- _WHAT THE TASK ASKS_: In the following listing, work out how many lines contain the string "apart", and state only that number.

- _RECORDS SUPPLIED_:
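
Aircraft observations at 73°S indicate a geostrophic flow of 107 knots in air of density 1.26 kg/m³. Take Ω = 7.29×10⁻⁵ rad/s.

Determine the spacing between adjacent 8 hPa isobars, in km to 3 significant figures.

Coriolis parameter at 73°S:
f = 2Ω sin φ = 2 × 7.29×10⁻⁵ × sin 73° = 1.39×10⁻⁴ s⁻¹
Wind speed in SI: 107 knots = 55.0 m/s
Geostrophic balance rearranged: |∂P/∂n| = f ρ V_g
|∂P/∂n| = 1.39×10⁻⁴ × 1.26 × 55.0 = 9.67×10⁻³ Pa/m
Isobar spacing: Δn = ΔP/|∂P/∂n| = 800 Pa / 9.67×10⁻³ Pa/m = 82726 m ≈ 82.7 km

82.7 km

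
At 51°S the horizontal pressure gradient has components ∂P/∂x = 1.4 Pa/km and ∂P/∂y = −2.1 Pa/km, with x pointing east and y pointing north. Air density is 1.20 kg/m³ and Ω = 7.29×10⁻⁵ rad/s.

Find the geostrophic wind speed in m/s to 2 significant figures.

19 m/s

Coriolis parameter at 51°S:
f = 2Ω sin φ = 2 × 7.29×10⁻⁵ × sin 51° = 1.13×10⁻⁴ s⁻¹
In the Southern Hemisphere f is negative: f = −1.13×10⁻⁴ s⁻¹.
Component geostrophic relations (x east, y north):
u_g = −(1/(fρ)) ∂P/∂y,  v_g = (1/(fρ)) ∂P/∂x
u_g = −(−2.1×10⁻³)/(−1.13×10⁻⁴ × 1.20) = −15.4 m/s;  v_g = (1.4×10⁻³)/(−1.13×10⁻⁴ × 1.20) = −10.3 m/s
|V_g| = √(u_g² + v_g²) = 18.6 m/s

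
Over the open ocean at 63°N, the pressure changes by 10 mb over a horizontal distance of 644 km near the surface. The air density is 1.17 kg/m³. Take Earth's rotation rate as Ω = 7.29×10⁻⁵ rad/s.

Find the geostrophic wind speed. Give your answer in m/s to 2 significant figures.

Coriolis parameter at 63°N:
f = 2Ω sin φ = 2 × 7.29×10⁻⁵ × sin 63° = 1.30×10⁻⁴ s⁻¹
Pressure gradient: |∂P/∂n| = 1000 Pa / 644000 m = 1.55×10⁻³ Pa/m
Geostrophic balance (pressure-gradient force = Coriolis force):
V_g = (1/(fρ)) |∂P/∂n| = 1.55×10⁻³ / (1.30×10⁻⁴ × 1.17) = 10.2 m/s

10 m/s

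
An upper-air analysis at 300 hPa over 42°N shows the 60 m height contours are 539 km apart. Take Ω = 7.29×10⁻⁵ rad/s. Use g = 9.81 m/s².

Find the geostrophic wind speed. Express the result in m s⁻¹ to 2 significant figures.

11 m s⁻¹

Coriolis parameter at 42°N:
f = 2Ω sin φ = 2 × 7.29×10⁻⁵ × sin 42° = 9.76×10⁻⁵ s⁻¹
Height gradient: |∂Z/∂n| = 60 m / 539000 m = 1.11×10⁻⁴
On a pressure surface, geostrophic balance gives V_g = (g/f)|∂Z/∂n|:
V_g = 9.81 × 1.11×10⁻⁴ / 9.76×10⁻⁵ = 11.2 m/s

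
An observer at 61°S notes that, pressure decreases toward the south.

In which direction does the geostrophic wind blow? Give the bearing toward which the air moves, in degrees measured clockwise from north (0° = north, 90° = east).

090°

The pressure-gradient force points toward the south (bearing 180°).
Geostrophic balance: in the Southern Hemisphere the Coriolis force deflects motion to the left, so the geostrophic wind blows 90° to the left of the pressure-gradient force (low pressure on the right).
Rotating 180° by 90° counterclockwise gives 090° — the wind blows toward the east.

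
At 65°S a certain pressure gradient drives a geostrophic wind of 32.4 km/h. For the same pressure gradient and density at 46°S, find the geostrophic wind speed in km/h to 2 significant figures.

41 km/h

With the same pressure gradient and density, V_g ∝ 1/f ∝ 1/sin φ.
V₂ = V₁ · sin φ₁ / sin φ₂ = 32.4 × sin 65° / sin 46°
V₂ = 32.4 × 0.9063/0.7193 = 41 km/h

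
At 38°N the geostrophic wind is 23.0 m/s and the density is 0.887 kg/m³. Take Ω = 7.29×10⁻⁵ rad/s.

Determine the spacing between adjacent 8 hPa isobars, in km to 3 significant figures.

437 km

Coriolis parameter at 38°N:
f = 2Ω sin φ = 2 × 7.29×10⁻⁵ × sin 38° = 8.98×10⁻⁵ s⁻¹
Geostrophic balance rearranged: |∂P/∂n| = f ρ V_g
|∂P/∂n| = 8.98×10⁻⁵ × 0.887 × 23.0 = 1.83×10⁻³ Pa/m
Isobar spacing: Δn = ΔP/|∂P/∂n| = 800 Pa / 1.83×10⁻³ Pa/m = 436857 m ≈ 437 km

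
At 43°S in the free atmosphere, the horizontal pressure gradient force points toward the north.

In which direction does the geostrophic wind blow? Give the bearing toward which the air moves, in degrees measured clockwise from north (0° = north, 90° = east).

270°

The pressure-gradient force points toward the north (bearing 000°).
Geostrophic balance: in the Southern Hemisphere the Coriolis force deflects motion to the left, so the geostrophic wind blows 90° to the left of the pressure-gradient force (low pressure on the right).
Rotating 000° by 90° counterclockwise gives 270° — the wind blows toward the west.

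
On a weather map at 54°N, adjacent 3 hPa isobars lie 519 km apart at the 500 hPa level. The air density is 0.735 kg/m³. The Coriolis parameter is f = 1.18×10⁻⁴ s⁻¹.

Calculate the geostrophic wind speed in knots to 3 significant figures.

Pressure gradient: |∂P/∂n| = 300 Pa / 519000 m = 5.78×10⁻⁴ Pa/m
Geostrophic balance (pressure-gradient force = Coriolis force):
V_g = (1/(fρ)) |∂P/∂n| = 5.78×10⁻⁴ / (1.18×10⁻⁴ × 0.735) = 6.66 m/s
Converting: 6.66 m/s × 1.944 = 13.0 knots

13.0 knots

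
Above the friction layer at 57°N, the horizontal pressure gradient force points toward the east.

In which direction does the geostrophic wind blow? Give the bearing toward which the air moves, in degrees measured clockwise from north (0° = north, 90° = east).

180°

The pressure-gradient force points toward the east (bearing 090°).
Geostrophic balance: in the Northern Hemisphere the Coriolis force deflects motion to the right, so the geostrophic wind blows 90° to the right of the pressure-gradient force (low pressure on the left).
Rotating 090° by 90° clockwise gives 180° — the wind blows toward the south.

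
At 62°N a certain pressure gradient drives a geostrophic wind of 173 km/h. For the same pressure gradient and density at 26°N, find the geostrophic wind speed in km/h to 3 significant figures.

With the same pressure gradient and density, V_g ∝ 1/f ∝ 1/sin φ.
V₂ = V₁ · sin φ₁ / sin φ₂ = 173 × sin 62° / sin 26°
V₂ = 173 × 0.8829/0.4384 = 348 km/h

348 km/h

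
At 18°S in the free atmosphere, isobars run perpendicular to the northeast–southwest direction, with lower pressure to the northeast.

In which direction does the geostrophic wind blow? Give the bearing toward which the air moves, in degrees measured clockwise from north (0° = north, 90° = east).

The pressure-gradient force points toward the northeast (bearing 045°).
Geostrophic balance: in the Southern Hemisphere the Coriolis force deflects motion to the left, so the geostrophic wind blows 90° to the left of the pressure-gradient force (low pressure on the right).
Rotating 045° by 90° counterclockwise gives 315° — the wind blows toward the northwest.

315°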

- _EXERCISE OUTPUT_: 2